EXERCISE DETAILS = Whenever a line in the records below holds the string "from", copy it out.

Stored dataset items
--- START ---
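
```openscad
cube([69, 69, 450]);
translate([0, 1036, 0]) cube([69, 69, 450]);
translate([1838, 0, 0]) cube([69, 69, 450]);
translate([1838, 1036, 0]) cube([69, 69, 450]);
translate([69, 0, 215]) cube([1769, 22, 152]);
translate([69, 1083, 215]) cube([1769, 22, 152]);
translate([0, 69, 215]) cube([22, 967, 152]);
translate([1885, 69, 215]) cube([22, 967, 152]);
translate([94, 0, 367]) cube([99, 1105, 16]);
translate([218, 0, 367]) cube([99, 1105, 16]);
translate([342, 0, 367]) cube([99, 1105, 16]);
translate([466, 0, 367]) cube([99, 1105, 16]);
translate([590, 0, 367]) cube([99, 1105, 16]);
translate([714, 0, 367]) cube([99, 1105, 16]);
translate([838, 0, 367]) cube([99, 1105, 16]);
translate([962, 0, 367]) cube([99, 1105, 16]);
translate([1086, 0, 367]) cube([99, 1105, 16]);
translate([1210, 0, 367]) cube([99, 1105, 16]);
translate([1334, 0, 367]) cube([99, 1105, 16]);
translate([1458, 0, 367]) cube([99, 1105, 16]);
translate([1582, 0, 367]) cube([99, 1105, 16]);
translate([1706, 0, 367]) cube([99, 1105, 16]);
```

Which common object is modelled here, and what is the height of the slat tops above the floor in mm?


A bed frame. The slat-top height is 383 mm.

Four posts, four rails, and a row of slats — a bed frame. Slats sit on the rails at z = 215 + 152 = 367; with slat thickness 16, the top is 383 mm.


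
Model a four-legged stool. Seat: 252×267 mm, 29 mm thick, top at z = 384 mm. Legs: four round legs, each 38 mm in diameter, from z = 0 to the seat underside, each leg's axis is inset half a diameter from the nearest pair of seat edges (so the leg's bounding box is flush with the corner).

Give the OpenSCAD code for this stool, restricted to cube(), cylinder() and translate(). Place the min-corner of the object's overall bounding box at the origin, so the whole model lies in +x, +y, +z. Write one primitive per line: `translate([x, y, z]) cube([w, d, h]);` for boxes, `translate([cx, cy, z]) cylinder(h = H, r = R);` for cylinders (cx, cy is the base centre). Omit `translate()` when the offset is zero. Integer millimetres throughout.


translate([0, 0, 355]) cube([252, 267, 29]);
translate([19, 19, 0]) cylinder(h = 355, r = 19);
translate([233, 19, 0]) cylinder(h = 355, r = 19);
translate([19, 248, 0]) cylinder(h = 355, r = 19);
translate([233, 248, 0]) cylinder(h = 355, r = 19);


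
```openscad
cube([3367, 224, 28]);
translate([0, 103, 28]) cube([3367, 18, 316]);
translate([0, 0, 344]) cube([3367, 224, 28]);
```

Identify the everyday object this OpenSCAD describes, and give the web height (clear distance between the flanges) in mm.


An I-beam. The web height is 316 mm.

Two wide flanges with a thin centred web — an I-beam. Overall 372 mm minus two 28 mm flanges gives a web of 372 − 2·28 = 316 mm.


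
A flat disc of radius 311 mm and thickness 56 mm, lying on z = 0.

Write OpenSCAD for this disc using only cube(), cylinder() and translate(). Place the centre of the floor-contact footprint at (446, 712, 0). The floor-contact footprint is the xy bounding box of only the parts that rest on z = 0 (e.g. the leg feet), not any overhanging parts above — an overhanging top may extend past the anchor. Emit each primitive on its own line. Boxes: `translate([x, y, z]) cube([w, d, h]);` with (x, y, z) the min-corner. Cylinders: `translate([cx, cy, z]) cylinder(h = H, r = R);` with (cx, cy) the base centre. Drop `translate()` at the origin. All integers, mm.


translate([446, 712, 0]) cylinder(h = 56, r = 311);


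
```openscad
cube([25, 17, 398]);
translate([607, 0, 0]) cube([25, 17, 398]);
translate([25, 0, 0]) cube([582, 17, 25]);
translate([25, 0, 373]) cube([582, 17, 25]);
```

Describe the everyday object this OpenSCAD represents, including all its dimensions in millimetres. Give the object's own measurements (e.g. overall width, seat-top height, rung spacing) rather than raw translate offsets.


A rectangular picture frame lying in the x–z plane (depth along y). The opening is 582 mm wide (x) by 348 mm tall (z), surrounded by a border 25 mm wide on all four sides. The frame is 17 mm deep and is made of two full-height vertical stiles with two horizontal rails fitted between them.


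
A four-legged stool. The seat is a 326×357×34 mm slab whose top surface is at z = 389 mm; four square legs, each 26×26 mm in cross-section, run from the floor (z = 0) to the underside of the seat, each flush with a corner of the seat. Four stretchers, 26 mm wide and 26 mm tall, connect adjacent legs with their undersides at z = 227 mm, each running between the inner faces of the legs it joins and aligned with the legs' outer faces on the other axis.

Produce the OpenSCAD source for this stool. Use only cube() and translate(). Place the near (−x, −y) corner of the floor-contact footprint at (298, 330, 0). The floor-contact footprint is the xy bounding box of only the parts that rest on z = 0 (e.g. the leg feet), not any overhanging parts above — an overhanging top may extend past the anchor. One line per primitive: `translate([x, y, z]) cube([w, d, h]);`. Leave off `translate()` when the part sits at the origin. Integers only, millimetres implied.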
--- END ---
RESPONSE FOR THIS EXERCISE =
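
Model a four-legged stool. Seat: 252×267 mm, 29 mm thick, top at z = 384 mm. Legs: four round legs, each 38 mm in diameter, from z = 0 to the seat underside, each leg's axis is inset half a diameter from the nearest pair of seat edges (so the leg's bounding box is flush with the corner).
A four-legged stool. The seat is a 326×357×34 mm slab whose top surface is at z = 389 mm; four square legs, each 26×26 mm in cross-section, run from the floor (z = 0) to the underside of the seat, each flush with a corner of the seat. Four stretchers, 26 mm wide and 26 mm tall, connect adjacent legs with their undersides at z = 227 mm, each running between the inner faces of the legs it joins and aligned with the legs' outer faces on the other axis.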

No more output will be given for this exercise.